▶ **Record set**
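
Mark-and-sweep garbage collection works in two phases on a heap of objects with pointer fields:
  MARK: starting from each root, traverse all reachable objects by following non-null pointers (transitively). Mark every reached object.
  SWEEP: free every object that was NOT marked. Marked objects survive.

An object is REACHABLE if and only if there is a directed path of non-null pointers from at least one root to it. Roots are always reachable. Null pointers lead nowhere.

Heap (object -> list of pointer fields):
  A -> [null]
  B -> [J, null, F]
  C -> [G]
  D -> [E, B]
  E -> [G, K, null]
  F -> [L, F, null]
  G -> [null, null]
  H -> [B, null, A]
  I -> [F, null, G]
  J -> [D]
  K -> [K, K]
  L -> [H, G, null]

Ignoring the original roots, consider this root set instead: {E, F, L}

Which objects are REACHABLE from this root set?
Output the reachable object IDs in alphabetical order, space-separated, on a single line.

Answer: A B D E F G H J K L

Derivation:
Roots: E F L
Mark E: refs=G K null, marked=E
Mark F: refs=L F null, marked=E F
Mark L: refs=H G null, marked=E F L
Mark G: refs=null null, marked=E F G L
Mark K: refs=K K, marked=E F G K L
Mark H: refs=B null A, marked=E F G H K L
Mark B: refs=J null F, marked=B E F G H K L
Mark A: refs=null, marked=A B E F G H K L
Mark J: refs=D, marked=A B E F G H J K L
Mark D: refs=E B, marked=A B D E F G H J K L
Unmarked (collected): C I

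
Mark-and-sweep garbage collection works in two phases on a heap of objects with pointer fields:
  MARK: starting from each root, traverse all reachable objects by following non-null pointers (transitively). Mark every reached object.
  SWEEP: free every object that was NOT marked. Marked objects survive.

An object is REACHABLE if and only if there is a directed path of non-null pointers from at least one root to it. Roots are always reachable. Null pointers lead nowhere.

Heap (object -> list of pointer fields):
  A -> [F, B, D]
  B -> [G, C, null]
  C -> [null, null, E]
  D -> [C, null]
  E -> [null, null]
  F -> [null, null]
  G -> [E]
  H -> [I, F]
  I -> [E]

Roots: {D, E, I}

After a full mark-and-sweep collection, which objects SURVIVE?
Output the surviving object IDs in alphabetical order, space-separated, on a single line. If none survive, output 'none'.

Roots: D E I
Mark D: refs=C null, marked=D
Mark E: refs=null null, marked=D E
Mark I: refs=E, marked=D E I
Mark C: refs=null null E, marked=C D E I
Unmarked (collected): A B F G H

Answer: C D E I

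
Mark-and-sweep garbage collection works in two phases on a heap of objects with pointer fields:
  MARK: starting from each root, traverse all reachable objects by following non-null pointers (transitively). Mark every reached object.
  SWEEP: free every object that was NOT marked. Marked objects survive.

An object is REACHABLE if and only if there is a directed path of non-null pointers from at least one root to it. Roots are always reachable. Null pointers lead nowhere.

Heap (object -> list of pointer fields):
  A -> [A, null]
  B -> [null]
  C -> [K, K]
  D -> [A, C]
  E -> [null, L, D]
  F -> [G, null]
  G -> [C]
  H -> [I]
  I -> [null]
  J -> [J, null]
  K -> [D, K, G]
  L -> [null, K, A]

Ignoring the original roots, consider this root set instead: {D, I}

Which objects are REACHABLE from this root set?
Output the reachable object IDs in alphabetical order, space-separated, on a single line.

Roots: D I
Mark D: refs=A C, marked=D
Mark I: refs=null, marked=D I
Mark A: refs=A null, marked=A D I
Mark C: refs=K K, marked=A C D I
Mark K: refs=D K G, marked=A C D I K
Mark G: refs=C, marked=A C D G I K
Unmarked (collected): B E F H J L

Answer: A C D G I K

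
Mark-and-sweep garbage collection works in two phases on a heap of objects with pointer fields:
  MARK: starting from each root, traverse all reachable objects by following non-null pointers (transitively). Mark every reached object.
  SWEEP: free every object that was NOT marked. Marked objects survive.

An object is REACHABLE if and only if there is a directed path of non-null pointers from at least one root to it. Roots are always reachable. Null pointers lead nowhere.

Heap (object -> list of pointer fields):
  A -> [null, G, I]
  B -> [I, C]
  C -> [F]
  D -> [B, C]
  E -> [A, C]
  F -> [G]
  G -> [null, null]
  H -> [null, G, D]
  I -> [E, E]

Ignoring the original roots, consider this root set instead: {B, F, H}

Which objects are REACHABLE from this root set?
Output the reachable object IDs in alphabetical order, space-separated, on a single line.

Answer: A B C D E F G H I

Derivation:
Roots: B F H
Mark B: refs=I C, marked=B
Mark F: refs=G, marked=B F
Mark H: refs=null G D, marked=B F H
Mark I: refs=E E, marked=B F H I
Mark C: refs=F, marked=B C F H I
Mark G: refs=null null, marked=B C F G H I
Mark D: refs=B C, marked=B C D F G H I
Mark E: refs=A C, marked=B C D E F G H I
Mark A: refs=null G I, marked=A B C D E F G H I
Unmarked (collected): (none)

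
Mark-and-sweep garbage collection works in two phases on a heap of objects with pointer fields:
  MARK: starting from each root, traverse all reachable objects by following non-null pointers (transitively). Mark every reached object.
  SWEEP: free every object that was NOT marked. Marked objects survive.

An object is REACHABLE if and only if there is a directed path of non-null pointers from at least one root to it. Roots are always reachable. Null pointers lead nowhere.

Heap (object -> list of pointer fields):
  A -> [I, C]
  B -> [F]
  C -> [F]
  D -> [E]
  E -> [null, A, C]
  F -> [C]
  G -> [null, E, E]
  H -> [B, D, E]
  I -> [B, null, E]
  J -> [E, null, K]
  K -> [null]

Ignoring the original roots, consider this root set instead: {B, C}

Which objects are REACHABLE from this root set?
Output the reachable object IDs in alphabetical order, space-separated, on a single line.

Answer: B C F

Derivation:
Roots: B C
Mark B: refs=F, marked=B
Mark C: refs=F, marked=B C
Mark F: refs=C, marked=B C F
Unmarked (collected): A D E G H I J K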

▶ **Problem details**
Please give an exact restatement of only the lines from the beginning of the material above to the line with "After a full", inclusive.

▶ **Solution for this exercise**
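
Mark-and-sweep garbage collection works in two phases on a heap of objects with pointer fields:
  MARK: starting from each root, traverse all reachable objects by following non-null pointers (transitively). Mark every reached object.
  SWEEP: free every object that was NOT marked. Marked objects survive.

An object is REACHABLE if and only if there is a directed path of non-null pointers from at least one root to it. Roots are always reachable. Null pointers lead nowhere.

Heap (object -> list of pointer fields):
  A -> [null]
  B -> [J, null, F]
  C -> [G]
  D -> [E, B]
  E -> [G, K, null]
  F -> [L, F, null]
  G -> [null, null]
  H -> [B, null, A]
  I -> [F, null, G]
  J -> [D]
  K -> [K, K]
  L -> [H, G, null]

Ignoring the original roots, consider this root set instead: {E, F, L}

Which objects are REACHABLE from this root set?
Output the reachable object IDs in alphabetical order, space-separated, on a single line.

Answer: A B D E F G H J K L

Derivation:
Roots: E F L
Mark E: refs=G K null, marked=E
Mark F: refs=L F null, marked=E F
Mark L: refs=H G null, marked=E F L
Mark G: refs=null null, marked=E F G L
Mark K: refs=K K, marked=E F G K L
Mark H: refs=B null A, marked=E F G H K L
Mark B: refs=J null F, marked=B E F G H K L
Mark A: refs=null, marked=A B E F G H K L
Mark J: refs=D, marked=A B E F G H J K L
Mark D: refs=E B, marked=A B D E F G H J K L
Unmarked (collected): C I

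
Mark-and-sweep garbage collection works in two phases on a heap of objects with pointer fields:
  MARK: starting from each root, traverse all reachable objects by following non-null pointers (transitively). Mark every reached object.
  SWEEP: free every object that was NOT marked. Marked objects survive.

An object is REACHABLE if and only if there is a directed path of non-null pointers from at least one root to it. Roots are always reachable. Null pointers lead nowhere.

Heap (object -> list of pointer fields):
  A -> [F, B, D]
  B -> [G, C, null]
  C -> [null, null, E]
  D -> [C, null]
  E -> [null, null]
  F -> [null, null]
  G -> [E]
  H -> [I, F]
  I -> [E]

Roots: {D, E, I}

After a full mark-and-sweep collection, which objects SURVIVE?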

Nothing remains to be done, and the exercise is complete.